(Information supplied)

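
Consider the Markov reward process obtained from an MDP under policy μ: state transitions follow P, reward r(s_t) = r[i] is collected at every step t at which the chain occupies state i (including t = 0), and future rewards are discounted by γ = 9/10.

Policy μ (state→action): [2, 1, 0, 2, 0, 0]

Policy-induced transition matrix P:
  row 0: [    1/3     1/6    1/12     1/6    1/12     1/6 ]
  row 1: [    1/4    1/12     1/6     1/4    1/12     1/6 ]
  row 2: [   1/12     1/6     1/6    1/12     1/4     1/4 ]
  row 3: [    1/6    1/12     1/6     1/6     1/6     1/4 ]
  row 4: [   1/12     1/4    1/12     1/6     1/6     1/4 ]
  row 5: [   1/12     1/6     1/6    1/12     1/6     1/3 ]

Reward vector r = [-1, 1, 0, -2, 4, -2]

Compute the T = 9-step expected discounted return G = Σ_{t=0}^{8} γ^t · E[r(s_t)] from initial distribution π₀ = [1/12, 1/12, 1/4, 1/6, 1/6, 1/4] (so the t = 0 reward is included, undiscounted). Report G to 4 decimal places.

G = -0.9715

t=0: π = [0.0833, 0.0833, 0.2500, 0.1667, 0.1667, 0.2500], E[r] = -0.1667, γ^t·E[r] = -0.166667, running G = -0.166667
t=1: π = [0.1319, 0.1597, 0.1458, 0.1319, 0.1736, 0.2569], E[r] = -0.0556, γ^t·E[r] = -0.050000, running G = -0.216667
t=2: π = [0.1539, 0.1568, 0.1412, 0.1464, 0.1545, 0.2471], E[r] = -0.1661, γ^t·E[r] = -0.134531, running G = -0.351198
t=3: π = [0.1602, 0.1543, 0.1410, 0.1474, 0.1525, 0.2447], E[r] = -0.1799, γ^t·E[r] = -0.131133, running G = -0.482331
t=4: π = [0.1614, 0.1542, 0.1406, 0.1474, 0.1522, 0.2442], E[r] = -0.1814, γ^t·E[r] = -0.119035, running G = -0.601365
t=5: π = [0.1617, 0.1542, 0.1405, 0.1475, 0.1521, 0.2440], E[r] = -0.1821, γ^t·E[r] = -0.107539, running G = -0.708904
t=6: π = [0.1617, 0.1542, 0.1405, 0.1475, 0.1521, 0.2440], E[r] = -0.1823, γ^t·E[r] = -0.096875, running G = -0.805779
t=7: π = [0.1618, 0.1542, 0.1405, 0.1475, 0.1520, 0.2440], E[r] = -0.1823, γ^t·E[r] = -0.087204, running G = -0.892983
t=8: π = [0.1618, 0.1542, 0.1405, 0.1475, 0.1520, 0.2440], E[r] = -0.1823, γ^t·E[r] = -0.078488, running G = -0.971470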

(End Information supplied)

What you need to do
What you return must match, line for line, the data from the line containing "Policy μ (state→action): [2, 1, 0, 2, 0, 0]" to its end, both ends included.

Final answer
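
Policy μ (state→action): [2, 1, 0, 2, 0, 0]

Policy-induced transition matrix P:
  row 0: [    1/3     1/6    1/12     1/6    1/12     1/6 ]
  row 1: [    1/4    1/12     1/6     1/4    1/12     1/6 ]
  row 2: [   1/12     1/6     1/6    1/12     1/4     1/4 ]
  row 3: [    1/6    1/12     1/6     1/6     1/6     1/4 ]
  row 4: [   1/12     1/4    1/12     1/6     1/6     1/4 ]
  row 5: [   1/12     1/6     1/6    1/12     1/6     1/3 ]

Reward vector r = [-1, 1, 0, -2, 4, -2]

Compute the T = 9-step expected discounted return G = Σ_{t=0}^{8} γ^t · E[r(s_t)] from initial distribution π₀ = [1/12, 1/12, 1/4, 1/6, 1/6, 1/4] (so the t = 0 reward is included, undiscounted). Report G to 4 decimal places.

G = -0.9715

t=0: π = [0.0833, 0.0833, 0.2500, 0.1667, 0.1667, 0.2500], E[r] = -0.1667, γ^t·E[r] = -0.166667, running G = -0.166667
t=1: π = [0.1319, 0.1597, 0.1458, 0.1319, 0.1736, 0.2569], E[r] = -0.0556, γ^t·E[r] = -0.050000, running G = -0.216667
t=2: π = [0.1539, 0.1568, 0.1412, 0.1464, 0.1545, 0.2471], E[r] = -0.1661, γ^t·E[r] = -0.134531, running G = -0.351198
t=3: π = [0.1602, 0.1543, 0.1410, 0.1474, 0.1525, 0.2447], E[r] = -0.1799, γ^t·E[r] = -0.131133, running G = -0.482331
t=4: π = [0.1614, 0.1542, 0.1406, 0.1474, 0.1522, 0.2442], E[r] = -0.1814, γ^t·E[r] = -0.119035, running G = -0.601365
t=5: π = [0.1617, 0.1542, 0.1405, 0.1475, 0.1521, 0.2440], E[r] = -0.1821, γ^t·E[r] = -0.107539, running G = -0.708904
t=6: π = [0.1617, 0.1542, 0.1405, 0.1475, 0.1521, 0.2440], E[r] = -0.1823, γ^t·E[r] = -0.096875, running G = -0.805779
t=7: π = [0.1618, 0.1542, 0.1405, 0.1475, 0.1520, 0.2440], E[r] = -0.1823, γ^t·E[r] = -0.087204, running G = -0.892983
t=8: π = [0.1618, 0.1542, 0.1405, 0.1475, 0.1520, 0.2440], E[r] = -0.1823, γ^t·E[r] = -0.078488, running G = -0.971470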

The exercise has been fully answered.